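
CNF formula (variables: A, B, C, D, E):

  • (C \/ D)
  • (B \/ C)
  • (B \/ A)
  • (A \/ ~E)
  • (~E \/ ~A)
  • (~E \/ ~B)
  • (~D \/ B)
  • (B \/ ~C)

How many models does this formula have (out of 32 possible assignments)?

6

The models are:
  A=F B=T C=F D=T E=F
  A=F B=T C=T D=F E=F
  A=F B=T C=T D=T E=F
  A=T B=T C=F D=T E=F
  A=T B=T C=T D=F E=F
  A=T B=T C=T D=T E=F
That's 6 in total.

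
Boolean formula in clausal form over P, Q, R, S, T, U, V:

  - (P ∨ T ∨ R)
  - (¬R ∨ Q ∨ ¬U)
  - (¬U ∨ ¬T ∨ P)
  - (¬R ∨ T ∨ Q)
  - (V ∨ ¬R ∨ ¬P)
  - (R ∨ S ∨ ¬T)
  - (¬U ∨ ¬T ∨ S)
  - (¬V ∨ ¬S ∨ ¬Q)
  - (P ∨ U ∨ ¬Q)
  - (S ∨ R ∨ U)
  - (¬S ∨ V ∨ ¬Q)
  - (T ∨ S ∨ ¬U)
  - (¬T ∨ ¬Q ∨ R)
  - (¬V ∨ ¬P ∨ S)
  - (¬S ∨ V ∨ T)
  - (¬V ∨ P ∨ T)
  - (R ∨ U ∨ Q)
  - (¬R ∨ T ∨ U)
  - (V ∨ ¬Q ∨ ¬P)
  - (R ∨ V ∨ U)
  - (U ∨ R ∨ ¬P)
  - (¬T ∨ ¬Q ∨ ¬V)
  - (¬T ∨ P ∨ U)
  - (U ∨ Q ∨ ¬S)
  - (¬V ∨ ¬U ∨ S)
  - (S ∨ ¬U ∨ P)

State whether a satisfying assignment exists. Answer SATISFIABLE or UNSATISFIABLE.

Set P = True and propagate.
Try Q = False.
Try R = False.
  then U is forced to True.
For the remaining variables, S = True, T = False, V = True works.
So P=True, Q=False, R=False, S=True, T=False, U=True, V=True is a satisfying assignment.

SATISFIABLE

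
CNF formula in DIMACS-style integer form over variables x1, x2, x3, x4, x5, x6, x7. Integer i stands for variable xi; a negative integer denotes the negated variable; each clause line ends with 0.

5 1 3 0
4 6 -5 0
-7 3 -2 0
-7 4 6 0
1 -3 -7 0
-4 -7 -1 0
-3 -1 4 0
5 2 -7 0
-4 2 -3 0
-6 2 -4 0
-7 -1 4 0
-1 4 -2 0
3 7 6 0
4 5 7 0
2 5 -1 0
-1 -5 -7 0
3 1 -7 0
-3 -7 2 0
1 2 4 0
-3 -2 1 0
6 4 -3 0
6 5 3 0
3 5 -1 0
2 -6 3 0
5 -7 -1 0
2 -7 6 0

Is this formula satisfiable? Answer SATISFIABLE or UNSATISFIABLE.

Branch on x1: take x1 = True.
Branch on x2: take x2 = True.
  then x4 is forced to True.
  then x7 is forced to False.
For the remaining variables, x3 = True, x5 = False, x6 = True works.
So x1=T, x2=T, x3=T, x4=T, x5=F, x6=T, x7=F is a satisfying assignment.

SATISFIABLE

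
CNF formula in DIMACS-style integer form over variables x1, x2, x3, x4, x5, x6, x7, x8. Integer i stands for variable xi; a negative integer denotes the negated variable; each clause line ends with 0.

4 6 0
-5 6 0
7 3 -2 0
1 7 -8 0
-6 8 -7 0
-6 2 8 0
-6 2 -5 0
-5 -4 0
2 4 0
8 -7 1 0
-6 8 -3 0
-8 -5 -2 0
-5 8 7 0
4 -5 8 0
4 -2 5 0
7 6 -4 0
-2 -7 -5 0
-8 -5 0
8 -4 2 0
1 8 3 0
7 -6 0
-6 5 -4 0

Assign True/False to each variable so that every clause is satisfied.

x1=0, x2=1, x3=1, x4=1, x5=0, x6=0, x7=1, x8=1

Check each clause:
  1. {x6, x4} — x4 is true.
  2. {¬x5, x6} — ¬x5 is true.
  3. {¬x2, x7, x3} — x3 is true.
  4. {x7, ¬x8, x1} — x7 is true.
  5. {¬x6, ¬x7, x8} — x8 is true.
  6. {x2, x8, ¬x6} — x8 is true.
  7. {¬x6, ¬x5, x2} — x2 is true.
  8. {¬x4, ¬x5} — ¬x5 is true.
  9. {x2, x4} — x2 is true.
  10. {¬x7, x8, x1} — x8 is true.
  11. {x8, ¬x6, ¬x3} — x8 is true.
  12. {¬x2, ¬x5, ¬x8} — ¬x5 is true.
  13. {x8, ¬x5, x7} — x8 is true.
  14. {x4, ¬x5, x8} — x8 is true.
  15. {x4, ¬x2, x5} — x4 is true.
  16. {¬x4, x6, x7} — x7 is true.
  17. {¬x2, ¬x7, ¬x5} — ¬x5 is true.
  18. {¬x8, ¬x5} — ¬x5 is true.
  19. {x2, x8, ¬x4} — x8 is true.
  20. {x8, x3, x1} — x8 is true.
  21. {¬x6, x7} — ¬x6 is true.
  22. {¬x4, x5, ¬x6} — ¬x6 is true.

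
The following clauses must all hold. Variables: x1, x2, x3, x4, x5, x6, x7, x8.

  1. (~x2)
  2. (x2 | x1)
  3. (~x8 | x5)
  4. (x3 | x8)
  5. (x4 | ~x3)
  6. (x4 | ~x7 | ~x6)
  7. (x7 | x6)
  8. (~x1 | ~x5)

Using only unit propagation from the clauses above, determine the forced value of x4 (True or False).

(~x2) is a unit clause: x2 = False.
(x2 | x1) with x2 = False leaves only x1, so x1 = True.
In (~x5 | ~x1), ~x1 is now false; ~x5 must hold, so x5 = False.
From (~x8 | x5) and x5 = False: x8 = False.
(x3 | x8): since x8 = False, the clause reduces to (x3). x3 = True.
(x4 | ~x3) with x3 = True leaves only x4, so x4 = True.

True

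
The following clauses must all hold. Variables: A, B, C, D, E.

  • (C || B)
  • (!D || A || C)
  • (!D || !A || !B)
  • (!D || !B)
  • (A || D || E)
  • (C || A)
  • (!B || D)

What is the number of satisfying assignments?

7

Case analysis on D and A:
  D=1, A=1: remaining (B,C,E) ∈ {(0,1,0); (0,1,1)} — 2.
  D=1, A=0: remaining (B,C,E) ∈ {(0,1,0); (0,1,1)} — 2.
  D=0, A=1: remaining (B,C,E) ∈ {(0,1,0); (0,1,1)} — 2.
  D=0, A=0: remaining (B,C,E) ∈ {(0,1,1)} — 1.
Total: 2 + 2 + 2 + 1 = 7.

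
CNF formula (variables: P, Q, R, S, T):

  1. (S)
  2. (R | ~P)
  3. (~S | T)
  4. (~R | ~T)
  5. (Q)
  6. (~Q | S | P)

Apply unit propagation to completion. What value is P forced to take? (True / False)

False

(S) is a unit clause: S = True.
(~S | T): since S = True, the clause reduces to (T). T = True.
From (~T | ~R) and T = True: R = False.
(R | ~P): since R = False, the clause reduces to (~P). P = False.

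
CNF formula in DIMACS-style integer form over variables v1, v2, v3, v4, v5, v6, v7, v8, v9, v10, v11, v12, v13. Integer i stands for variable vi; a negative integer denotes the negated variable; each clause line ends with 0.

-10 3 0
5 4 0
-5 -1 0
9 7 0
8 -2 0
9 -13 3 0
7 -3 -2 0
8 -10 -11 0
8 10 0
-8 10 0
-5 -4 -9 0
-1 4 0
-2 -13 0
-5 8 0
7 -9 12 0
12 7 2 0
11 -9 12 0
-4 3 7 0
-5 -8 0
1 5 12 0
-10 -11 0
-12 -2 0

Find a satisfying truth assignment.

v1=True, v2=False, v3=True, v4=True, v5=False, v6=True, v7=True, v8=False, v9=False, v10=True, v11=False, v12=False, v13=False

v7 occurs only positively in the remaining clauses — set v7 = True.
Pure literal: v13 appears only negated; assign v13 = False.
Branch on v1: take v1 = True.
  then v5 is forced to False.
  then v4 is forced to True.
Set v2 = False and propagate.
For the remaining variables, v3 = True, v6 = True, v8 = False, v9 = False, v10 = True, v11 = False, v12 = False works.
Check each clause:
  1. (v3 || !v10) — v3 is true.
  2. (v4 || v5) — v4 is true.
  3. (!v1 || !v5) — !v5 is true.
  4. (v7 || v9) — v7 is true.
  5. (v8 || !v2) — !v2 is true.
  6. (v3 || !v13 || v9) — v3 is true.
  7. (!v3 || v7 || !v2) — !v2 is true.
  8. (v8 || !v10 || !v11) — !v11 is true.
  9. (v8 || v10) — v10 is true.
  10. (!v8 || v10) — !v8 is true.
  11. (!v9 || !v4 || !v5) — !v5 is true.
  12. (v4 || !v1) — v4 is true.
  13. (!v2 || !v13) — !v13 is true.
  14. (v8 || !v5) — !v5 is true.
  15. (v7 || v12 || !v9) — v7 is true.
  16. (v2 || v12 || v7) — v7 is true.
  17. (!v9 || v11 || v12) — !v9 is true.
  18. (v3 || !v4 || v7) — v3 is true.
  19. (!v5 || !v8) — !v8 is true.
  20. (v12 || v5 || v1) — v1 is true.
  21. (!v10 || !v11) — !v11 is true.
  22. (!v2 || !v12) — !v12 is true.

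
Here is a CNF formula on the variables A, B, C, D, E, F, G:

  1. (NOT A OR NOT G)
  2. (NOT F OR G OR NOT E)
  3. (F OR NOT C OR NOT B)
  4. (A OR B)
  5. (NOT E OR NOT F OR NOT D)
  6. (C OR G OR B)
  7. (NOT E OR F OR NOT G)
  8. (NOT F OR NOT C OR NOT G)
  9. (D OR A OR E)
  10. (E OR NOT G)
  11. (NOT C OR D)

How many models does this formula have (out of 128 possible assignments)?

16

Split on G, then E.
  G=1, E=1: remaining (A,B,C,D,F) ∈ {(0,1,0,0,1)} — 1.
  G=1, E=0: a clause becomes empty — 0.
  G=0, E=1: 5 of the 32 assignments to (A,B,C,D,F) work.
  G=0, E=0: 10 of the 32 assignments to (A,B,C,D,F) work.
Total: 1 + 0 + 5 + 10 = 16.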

____

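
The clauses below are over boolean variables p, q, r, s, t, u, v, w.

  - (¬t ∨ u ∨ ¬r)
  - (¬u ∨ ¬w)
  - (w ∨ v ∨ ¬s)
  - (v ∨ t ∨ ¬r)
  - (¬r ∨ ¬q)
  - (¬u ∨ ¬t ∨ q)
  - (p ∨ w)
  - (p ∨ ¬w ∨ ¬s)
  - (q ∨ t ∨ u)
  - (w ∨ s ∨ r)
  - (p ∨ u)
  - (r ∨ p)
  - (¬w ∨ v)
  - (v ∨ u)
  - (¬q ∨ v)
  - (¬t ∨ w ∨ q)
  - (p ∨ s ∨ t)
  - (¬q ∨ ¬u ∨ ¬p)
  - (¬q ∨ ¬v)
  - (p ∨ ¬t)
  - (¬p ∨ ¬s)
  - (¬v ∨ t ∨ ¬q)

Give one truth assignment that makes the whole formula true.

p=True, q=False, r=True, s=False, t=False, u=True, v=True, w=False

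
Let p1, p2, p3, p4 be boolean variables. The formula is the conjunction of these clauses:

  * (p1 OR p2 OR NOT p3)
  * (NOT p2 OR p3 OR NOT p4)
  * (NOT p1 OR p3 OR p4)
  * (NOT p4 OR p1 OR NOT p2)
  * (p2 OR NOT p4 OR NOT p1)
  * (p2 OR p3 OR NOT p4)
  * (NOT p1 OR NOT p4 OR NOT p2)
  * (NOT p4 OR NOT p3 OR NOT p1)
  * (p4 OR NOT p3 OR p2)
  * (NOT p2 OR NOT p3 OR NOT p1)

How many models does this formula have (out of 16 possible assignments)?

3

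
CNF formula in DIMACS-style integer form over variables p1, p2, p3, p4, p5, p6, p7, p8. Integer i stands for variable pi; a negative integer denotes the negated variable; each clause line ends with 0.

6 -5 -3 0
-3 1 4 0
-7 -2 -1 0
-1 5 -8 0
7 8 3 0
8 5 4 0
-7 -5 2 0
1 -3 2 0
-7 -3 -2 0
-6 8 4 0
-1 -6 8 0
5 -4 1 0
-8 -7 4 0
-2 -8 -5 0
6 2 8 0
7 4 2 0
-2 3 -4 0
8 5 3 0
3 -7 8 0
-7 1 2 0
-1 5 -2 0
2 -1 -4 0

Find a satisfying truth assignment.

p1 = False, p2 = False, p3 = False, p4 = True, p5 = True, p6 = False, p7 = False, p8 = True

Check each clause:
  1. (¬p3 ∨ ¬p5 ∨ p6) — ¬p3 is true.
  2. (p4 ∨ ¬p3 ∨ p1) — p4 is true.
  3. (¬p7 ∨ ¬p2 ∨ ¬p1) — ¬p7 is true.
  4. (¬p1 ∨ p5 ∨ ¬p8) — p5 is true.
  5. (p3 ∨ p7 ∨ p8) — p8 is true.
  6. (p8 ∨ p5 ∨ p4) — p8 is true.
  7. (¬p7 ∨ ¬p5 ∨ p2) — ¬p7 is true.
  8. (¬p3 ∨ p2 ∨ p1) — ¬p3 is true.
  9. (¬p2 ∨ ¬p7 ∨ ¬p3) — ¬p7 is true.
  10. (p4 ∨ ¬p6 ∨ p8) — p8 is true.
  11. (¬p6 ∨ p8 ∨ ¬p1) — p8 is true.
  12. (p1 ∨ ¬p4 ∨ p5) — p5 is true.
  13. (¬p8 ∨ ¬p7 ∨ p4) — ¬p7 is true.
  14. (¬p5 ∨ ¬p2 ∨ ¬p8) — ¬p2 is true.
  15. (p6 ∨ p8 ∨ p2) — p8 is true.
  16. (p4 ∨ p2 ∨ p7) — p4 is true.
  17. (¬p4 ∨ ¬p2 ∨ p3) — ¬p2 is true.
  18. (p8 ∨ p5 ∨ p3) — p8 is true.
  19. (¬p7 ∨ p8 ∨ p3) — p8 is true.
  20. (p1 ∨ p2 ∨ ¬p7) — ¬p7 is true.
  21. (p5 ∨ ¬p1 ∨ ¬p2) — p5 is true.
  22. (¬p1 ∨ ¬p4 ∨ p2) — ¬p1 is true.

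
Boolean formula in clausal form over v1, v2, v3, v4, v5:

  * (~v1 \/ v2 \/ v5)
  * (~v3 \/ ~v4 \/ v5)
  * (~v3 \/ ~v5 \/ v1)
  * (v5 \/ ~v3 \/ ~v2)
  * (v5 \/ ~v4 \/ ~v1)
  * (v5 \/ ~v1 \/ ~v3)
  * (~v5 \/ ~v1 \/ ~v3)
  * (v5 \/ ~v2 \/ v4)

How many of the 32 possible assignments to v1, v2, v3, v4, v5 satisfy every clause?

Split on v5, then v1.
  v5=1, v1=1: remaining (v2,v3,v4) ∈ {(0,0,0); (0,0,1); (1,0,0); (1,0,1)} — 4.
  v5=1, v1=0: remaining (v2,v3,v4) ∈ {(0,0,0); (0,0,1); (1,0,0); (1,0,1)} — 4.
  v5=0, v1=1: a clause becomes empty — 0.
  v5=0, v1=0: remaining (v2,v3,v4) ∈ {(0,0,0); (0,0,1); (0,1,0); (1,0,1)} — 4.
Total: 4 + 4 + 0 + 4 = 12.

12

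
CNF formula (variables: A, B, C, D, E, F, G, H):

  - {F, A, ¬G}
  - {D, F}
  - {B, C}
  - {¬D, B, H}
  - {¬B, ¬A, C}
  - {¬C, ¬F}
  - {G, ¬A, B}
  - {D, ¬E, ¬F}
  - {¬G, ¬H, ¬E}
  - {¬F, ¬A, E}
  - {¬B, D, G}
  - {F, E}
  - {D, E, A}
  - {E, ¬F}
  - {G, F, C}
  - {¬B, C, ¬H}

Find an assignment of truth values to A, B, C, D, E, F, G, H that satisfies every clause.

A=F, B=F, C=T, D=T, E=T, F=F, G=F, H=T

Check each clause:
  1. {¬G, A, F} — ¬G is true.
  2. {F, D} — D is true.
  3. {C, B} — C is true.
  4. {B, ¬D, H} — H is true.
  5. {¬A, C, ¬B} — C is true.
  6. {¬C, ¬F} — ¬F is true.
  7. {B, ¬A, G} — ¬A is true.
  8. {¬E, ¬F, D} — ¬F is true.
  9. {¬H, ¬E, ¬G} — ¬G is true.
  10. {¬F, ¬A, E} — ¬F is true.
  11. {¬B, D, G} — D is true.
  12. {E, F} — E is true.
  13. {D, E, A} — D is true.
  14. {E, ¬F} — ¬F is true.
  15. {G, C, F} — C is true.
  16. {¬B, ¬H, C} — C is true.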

____

● **TASK OBJECTIVE**:
Write out every line from the data above that includes "integer".

● **SOLUTION FOR THIS EXERCISE**:
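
CNF formula in DIMACS-style integer form over variables x1, x2, x3, x4, x5, x6, x7. Integer i stands for variable xi; a negative integer denotes the negated variable; each clause line ends with 0.
CNF formula in DIMACS-style integer form over variables x1, x2, x3, x4, x5, x6, x7, x8. Integer i stands for variable xi; a negative integer denotes the negated variable; each clause line ends with 0.
CNF formula in DIMACS-style integer form over variables v1, v2, v3, v4, v5, v6, v7, v8, v9, v10, v11, v12, v13. Integer i stands for variable vi; a negative integer denotes the negated variable; each clause line ends with 0.
CNF formula in DIMACS-style integer form over variables p1, p2, p3, p4, p5, p6, p7, p8. Integer i stands for variable pi; a negative integer denotes the negated variable; each clause line ends with 0.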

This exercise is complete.